Task statement:
A stretch of the entries below is to be set down exactly, running from the line with "A factory runs" through the line with "There are 3", both included, and no other line.

Source material:
+++

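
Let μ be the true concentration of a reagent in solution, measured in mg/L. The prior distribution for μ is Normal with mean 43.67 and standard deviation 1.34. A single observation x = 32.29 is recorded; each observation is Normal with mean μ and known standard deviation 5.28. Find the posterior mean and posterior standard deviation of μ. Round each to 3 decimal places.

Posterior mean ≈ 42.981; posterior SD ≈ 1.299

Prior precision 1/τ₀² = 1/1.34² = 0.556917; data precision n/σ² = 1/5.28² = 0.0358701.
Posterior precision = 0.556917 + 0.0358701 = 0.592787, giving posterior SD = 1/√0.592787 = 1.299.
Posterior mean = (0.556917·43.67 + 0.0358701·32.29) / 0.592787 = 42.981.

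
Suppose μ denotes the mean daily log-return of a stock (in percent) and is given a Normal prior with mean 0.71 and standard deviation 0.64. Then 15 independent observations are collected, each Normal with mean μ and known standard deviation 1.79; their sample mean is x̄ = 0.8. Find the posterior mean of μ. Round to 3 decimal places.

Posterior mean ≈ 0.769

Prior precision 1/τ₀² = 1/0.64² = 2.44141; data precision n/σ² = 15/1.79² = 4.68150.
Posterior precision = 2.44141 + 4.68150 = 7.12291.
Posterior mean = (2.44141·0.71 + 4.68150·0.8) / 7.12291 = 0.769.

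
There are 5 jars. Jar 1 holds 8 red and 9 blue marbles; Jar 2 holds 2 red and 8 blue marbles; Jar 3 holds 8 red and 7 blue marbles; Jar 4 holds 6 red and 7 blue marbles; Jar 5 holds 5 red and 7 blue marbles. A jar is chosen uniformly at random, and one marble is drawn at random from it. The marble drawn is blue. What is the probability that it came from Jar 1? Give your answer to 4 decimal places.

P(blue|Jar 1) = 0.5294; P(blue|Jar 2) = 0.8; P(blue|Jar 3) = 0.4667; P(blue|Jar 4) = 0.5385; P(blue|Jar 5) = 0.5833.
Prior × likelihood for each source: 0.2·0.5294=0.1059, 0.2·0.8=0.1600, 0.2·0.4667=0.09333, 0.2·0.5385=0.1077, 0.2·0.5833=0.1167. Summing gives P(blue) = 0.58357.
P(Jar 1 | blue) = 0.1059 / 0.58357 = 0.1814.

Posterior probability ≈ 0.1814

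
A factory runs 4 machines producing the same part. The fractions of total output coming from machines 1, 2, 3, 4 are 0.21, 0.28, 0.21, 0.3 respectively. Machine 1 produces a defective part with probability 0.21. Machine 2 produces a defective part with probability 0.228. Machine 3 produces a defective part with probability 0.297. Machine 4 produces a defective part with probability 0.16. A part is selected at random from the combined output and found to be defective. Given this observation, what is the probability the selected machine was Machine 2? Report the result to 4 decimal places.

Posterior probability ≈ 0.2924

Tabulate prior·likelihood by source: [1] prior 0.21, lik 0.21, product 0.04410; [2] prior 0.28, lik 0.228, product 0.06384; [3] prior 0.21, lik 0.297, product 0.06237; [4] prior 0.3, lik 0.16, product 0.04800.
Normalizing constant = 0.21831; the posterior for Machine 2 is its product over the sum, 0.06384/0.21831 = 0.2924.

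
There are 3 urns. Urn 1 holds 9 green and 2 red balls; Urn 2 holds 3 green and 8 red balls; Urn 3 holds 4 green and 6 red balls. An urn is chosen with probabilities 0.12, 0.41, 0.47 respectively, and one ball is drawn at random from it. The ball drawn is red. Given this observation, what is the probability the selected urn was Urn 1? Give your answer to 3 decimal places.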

+++

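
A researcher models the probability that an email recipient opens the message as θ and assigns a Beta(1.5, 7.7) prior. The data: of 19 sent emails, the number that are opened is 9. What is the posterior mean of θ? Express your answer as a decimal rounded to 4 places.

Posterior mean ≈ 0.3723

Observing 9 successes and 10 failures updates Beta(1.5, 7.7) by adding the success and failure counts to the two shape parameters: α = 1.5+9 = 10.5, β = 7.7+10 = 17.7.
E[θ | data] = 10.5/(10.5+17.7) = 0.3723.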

+++

Response to the exercise:
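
A factory runs 4 machines producing the same part. The fractions of total output coming from machines 1, 2, 3, 4 are 0.21, 0.28, 0.21, 0.3 respectively. Machine 1 produces a defective part with probability 0.21. Machine 2 produces a defective part with probability 0.228. Machine 3 produces a defective part with probability 0.297. Machine 4 produces a defective part with probability 0.16. A part is selected at random from the combined output and found to be defective. Given this observation, what is the probability the selected machine was Machine 2? Report the result to 4 decimal places.

Posterior probability ≈ 0.2924

Tabulate prior·likelihood by source: [1] prior 0.21, lik 0.21, product 0.04410; [2] prior 0.28, lik 0.228, product 0.06384; [3] prior 0.21, lik 0.297, product 0.06237; [4] prior 0.3, lik 0.16, product 0.04800.
Normalizing constant = 0.21831; the posterior for Machine 2 is its product over the sum, 0.06384/0.21831 = 0.2924.

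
There are 3 urns. Urn 1 holds 9 green and 2 red balls; Urn 2 holds 3 green and 8 red balls; Urn 3 holds 4 green and 6 red balls. An urn is chosen with probabilities 0.12, 0.41, 0.47 respectively, and one ball is drawn at random from it. The ball drawn is red. Given this observation, what is the probability the selected urn was Urn 1? Give your answer to 3 decimal places.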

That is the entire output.